Start of Block

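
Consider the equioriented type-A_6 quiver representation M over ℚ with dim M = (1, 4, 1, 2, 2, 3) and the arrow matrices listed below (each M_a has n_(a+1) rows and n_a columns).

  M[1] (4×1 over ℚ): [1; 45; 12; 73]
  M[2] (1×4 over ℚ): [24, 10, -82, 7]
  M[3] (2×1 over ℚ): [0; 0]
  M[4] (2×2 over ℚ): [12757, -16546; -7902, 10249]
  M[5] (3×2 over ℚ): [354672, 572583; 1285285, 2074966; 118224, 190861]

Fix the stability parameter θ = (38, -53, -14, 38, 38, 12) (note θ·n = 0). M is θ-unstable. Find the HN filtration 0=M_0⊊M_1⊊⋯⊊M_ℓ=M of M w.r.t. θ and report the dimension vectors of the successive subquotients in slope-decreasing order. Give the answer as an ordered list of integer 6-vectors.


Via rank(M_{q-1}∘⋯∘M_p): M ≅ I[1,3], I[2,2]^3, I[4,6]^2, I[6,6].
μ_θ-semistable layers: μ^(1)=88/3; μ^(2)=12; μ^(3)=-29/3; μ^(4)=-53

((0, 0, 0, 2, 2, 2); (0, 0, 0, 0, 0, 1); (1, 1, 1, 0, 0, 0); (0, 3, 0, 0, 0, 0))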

End of Block

Please restate each record exactly as it reads.

▶ _Response area_:
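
Consider the equioriented type-A_6 quiver representation M over ℚ with dim M = (1, 4, 1, 2, 2, 3) and the arrow matrices listed below (each M_a has n_(a+1) rows and n_a columns).

  M[1] (4×1 over ℚ): [1; 45; 12; 73]
  M[2] (1×4 over ℚ): [24, 10, -82, 7]
  M[3] (2×1 over ℚ): [0; 0]
  M[4] (2×2 over ℚ): [12757, -16546; -7902, 10249]
  M[5] (3×2 over ℚ): [354672, 572583; 1285285, 2074966; 118224, 190861]

Fix the stability parameter θ = (38, -53, -14, 38, 38, 12) (note θ·n = 0). M is θ-unstable. Find the HN filtration 0=M_0⊊M_1⊊⋯⊊M_ℓ=M of M w.r.t. θ and report the dimension vectors of the successive subquotients in slope-decreasing order. Give the answer as an ordered list of integer 6-vectors.


Via rank(M_{q-1}∘⋯∘M_p): M ≅ I[1,3], I[2,2]^3, I[4,6]^2, I[6,6].
μ_θ-semistable layers: μ^(1)=88/3; μ^(2)=12; μ^(3)=-29/3; μ^(4)=-53

((0, 0, 0, 2, 2, 2); (0, 0, 0, 0, 0, 1); (1, 1, 1, 0, 0, 0); (0, 3, 0, 0, 0, 0))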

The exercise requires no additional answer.